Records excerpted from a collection

=-=-=-=-=

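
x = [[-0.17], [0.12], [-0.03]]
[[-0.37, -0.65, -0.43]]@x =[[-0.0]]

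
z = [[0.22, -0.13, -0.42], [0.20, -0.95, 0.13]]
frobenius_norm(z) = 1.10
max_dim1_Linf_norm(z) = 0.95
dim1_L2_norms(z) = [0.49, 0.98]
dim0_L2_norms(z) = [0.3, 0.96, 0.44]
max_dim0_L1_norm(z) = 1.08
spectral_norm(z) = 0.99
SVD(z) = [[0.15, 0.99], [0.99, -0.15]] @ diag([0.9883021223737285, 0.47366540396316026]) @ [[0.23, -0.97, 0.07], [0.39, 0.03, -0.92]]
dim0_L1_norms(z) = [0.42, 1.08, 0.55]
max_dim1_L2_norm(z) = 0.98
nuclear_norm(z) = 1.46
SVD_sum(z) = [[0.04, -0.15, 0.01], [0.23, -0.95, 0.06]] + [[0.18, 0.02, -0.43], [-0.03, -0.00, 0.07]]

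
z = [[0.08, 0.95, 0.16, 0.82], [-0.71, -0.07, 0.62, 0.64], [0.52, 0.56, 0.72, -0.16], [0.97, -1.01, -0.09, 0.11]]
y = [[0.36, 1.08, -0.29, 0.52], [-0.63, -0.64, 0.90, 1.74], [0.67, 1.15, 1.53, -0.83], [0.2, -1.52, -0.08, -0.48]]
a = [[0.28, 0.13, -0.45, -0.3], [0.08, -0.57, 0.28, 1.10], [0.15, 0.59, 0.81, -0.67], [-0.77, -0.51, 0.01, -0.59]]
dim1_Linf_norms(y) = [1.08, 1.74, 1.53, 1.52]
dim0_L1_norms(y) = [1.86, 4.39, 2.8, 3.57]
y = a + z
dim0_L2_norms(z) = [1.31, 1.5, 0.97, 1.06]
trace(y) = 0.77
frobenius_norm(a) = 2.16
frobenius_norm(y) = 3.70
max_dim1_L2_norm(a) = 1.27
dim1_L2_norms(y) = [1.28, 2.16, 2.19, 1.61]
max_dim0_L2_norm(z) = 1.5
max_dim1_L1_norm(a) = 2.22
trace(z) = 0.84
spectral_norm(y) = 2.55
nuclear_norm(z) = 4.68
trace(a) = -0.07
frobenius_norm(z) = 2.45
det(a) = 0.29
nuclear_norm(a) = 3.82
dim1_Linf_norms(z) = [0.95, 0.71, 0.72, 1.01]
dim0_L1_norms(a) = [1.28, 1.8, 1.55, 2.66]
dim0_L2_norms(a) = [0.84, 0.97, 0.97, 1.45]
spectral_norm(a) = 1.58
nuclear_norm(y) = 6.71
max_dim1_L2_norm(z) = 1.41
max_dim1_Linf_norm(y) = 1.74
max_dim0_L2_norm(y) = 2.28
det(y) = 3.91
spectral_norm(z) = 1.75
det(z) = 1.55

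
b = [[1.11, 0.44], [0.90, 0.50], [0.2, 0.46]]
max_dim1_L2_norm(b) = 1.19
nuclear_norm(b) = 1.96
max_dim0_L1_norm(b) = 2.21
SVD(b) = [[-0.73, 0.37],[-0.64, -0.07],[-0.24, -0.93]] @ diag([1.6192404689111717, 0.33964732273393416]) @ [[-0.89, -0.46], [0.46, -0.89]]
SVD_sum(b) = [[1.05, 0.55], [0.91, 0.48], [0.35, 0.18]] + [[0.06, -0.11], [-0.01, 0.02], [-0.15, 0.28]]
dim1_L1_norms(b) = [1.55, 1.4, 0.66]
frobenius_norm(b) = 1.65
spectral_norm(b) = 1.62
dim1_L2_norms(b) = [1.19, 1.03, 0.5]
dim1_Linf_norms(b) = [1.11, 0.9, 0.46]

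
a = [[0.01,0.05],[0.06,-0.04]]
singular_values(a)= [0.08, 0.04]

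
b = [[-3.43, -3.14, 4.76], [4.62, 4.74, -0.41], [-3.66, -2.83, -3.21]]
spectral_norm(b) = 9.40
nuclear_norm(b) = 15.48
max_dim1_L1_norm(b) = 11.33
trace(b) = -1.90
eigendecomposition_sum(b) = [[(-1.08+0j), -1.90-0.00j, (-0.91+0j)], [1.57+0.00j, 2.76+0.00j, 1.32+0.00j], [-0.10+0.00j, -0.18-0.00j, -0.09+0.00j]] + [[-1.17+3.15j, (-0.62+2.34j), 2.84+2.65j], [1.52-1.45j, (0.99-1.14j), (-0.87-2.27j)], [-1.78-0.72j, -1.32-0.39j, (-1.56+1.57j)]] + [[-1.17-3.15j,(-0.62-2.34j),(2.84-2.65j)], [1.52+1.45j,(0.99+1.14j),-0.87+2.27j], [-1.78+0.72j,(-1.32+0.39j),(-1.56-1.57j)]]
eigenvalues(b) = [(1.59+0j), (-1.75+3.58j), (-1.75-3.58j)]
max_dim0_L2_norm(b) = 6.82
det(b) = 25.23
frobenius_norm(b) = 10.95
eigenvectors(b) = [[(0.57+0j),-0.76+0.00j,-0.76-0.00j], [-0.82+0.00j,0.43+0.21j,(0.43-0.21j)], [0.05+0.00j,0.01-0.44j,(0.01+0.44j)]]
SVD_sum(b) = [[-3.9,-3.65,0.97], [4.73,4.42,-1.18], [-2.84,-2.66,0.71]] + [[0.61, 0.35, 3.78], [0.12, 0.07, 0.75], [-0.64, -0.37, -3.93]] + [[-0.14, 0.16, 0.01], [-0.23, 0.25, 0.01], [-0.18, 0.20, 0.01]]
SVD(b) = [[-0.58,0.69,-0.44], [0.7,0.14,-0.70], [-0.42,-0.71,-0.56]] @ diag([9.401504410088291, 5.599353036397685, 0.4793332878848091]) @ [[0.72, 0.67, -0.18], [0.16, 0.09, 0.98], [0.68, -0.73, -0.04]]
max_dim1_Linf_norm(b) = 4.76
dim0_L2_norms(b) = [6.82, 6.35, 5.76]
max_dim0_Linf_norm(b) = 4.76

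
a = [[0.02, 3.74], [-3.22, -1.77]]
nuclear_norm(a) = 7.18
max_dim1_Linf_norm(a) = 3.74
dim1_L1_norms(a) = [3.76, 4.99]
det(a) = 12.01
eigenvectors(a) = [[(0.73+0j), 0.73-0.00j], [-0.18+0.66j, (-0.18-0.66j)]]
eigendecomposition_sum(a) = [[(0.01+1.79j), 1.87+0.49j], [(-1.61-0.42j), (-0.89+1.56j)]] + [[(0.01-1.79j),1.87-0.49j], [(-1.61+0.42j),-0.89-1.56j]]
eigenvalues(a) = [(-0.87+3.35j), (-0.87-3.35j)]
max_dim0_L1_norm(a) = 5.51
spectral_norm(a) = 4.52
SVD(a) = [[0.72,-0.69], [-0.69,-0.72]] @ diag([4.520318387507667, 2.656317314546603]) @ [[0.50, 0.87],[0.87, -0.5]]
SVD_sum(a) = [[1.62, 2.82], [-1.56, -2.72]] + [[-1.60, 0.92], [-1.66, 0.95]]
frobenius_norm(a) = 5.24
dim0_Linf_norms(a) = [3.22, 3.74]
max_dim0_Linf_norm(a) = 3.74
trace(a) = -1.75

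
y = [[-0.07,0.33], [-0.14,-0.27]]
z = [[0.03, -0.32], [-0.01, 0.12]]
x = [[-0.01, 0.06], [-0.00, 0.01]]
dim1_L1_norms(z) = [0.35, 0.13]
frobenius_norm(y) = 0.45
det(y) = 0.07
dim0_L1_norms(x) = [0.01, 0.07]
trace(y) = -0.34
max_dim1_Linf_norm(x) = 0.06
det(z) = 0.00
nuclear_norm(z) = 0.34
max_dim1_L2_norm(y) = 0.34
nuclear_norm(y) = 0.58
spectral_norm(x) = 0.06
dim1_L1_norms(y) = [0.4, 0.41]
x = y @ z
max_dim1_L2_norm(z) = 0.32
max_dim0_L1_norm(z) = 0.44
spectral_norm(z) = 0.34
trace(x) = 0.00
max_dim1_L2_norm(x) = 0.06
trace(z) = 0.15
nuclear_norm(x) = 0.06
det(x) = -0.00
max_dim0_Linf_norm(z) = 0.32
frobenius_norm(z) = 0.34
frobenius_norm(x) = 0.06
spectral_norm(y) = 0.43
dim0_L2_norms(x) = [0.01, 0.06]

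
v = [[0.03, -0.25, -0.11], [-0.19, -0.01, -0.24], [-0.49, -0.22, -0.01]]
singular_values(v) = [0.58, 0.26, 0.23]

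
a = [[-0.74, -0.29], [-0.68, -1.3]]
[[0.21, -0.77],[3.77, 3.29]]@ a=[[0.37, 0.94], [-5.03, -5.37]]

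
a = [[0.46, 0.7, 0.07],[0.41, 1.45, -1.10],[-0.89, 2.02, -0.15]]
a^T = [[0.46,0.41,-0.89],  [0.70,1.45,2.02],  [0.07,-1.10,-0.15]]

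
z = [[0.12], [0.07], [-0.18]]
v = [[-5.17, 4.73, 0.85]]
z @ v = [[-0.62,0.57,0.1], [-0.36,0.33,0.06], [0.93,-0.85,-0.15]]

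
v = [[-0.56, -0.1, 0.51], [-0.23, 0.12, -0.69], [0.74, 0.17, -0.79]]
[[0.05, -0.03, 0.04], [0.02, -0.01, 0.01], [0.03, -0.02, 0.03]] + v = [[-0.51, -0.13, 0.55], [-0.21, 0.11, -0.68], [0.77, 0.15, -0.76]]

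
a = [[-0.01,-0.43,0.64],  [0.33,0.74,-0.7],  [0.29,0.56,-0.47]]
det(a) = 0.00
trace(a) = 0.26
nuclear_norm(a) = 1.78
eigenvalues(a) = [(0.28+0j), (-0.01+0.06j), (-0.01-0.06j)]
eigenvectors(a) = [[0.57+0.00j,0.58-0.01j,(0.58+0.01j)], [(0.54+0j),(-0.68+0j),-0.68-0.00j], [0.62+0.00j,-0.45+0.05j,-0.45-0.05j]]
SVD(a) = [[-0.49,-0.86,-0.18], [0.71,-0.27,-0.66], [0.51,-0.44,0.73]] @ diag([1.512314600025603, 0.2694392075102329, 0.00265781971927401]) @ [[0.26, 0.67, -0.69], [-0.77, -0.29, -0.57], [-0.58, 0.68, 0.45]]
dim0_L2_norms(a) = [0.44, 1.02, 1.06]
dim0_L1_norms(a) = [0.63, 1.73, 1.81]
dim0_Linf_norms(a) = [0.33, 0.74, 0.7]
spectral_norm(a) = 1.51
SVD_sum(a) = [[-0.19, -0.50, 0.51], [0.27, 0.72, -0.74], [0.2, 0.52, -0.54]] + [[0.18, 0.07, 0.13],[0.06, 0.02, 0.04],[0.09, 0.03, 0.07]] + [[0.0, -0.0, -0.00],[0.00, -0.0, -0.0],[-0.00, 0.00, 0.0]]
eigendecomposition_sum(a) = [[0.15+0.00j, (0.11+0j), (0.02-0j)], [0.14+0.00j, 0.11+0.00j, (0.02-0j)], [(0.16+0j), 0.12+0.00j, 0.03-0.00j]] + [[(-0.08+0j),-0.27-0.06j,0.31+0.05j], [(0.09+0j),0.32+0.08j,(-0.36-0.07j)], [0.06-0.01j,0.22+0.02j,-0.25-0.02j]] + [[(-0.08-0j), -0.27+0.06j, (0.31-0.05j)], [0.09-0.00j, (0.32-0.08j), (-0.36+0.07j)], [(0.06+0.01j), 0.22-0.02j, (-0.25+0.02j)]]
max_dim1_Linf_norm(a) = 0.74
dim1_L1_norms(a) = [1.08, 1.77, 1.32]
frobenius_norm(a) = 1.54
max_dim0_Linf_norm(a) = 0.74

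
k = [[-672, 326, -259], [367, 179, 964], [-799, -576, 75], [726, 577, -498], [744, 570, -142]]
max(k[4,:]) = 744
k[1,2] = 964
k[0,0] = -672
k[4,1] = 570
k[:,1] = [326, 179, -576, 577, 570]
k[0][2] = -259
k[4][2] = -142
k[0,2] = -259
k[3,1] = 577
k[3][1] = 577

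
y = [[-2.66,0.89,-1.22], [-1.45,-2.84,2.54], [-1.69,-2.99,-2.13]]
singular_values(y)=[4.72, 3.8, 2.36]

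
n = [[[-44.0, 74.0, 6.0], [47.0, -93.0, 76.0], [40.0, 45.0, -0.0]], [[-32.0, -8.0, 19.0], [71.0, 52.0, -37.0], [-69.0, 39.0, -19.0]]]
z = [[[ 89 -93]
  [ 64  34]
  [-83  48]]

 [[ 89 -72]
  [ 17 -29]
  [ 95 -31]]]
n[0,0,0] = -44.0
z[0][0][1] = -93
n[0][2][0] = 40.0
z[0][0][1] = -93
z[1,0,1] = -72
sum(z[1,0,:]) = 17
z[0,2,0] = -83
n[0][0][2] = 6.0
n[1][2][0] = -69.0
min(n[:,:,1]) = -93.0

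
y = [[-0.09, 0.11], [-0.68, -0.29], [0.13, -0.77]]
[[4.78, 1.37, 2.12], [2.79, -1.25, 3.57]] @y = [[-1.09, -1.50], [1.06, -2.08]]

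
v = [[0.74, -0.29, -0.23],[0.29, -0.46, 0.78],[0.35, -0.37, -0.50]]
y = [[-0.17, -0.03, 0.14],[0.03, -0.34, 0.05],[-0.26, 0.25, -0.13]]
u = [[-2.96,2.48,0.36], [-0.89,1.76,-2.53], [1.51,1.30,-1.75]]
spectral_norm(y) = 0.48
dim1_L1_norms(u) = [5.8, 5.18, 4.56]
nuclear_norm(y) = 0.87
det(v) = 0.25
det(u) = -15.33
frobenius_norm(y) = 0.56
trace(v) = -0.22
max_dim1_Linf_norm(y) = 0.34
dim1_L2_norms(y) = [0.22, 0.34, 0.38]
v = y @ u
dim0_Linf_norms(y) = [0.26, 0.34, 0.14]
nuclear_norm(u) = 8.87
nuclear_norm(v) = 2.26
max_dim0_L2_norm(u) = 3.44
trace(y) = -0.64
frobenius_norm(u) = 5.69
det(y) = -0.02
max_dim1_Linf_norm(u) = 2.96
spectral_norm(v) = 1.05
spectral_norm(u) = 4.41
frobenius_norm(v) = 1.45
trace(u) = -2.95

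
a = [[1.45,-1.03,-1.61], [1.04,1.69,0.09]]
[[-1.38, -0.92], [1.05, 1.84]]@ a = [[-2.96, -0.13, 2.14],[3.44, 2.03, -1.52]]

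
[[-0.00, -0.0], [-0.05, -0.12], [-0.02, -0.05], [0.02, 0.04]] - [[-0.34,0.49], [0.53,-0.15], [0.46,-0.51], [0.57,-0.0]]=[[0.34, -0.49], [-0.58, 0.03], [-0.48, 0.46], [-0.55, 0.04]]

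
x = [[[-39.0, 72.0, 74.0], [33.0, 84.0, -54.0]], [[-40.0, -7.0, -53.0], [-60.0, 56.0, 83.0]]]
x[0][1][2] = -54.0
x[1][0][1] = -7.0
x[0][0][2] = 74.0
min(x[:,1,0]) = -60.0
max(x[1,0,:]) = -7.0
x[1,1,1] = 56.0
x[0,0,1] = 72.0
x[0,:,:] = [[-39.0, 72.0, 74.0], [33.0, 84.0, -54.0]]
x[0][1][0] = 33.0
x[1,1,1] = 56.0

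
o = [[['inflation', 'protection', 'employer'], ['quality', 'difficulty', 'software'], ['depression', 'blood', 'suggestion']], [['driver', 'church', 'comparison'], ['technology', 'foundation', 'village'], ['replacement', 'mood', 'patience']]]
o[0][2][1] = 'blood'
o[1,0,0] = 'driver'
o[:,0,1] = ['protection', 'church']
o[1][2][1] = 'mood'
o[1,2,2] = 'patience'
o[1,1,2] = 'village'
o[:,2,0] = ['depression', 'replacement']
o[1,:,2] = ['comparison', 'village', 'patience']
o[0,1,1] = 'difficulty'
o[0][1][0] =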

=-=-=-=-=

# [WHAT IS EXPECTED]
Would you print exactly the lines from the first line of the entries above through the line that has "-1.01, -0.09, 0.11]]", both included, and stop there?

# [COMPLETED EXERCISE]
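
x = [[-0.17], [0.12], [-0.03]]
[[-0.37, -0.65, -0.43]]@x =[[-0.0]]

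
z = [[0.22, -0.13, -0.42], [0.20, -0.95, 0.13]]
frobenius_norm(z) = 1.10
max_dim1_Linf_norm(z) = 0.95
dim1_L2_norms(z) = [0.49, 0.98]
dim0_L2_norms(z) = [0.3, 0.96, 0.44]
max_dim0_L1_norm(z) = 1.08
spectral_norm(z) = 0.99
SVD(z) = [[0.15, 0.99], [0.99, -0.15]] @ diag([0.9883021223737285, 0.47366540396316026]) @ [[0.23, -0.97, 0.07], [0.39, 0.03, -0.92]]
dim0_L1_norms(z) = [0.42, 1.08, 0.55]
max_dim1_L2_norm(z) = 0.98
nuclear_norm(z) = 1.46
SVD_sum(z) = [[0.04, -0.15, 0.01], [0.23, -0.95, 0.06]] + [[0.18, 0.02, -0.43], [-0.03, -0.00, 0.07]]

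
z = [[0.08, 0.95, 0.16, 0.82], [-0.71, -0.07, 0.62, 0.64], [0.52, 0.56, 0.72, -0.16], [0.97, -1.01, -0.09, 0.11]]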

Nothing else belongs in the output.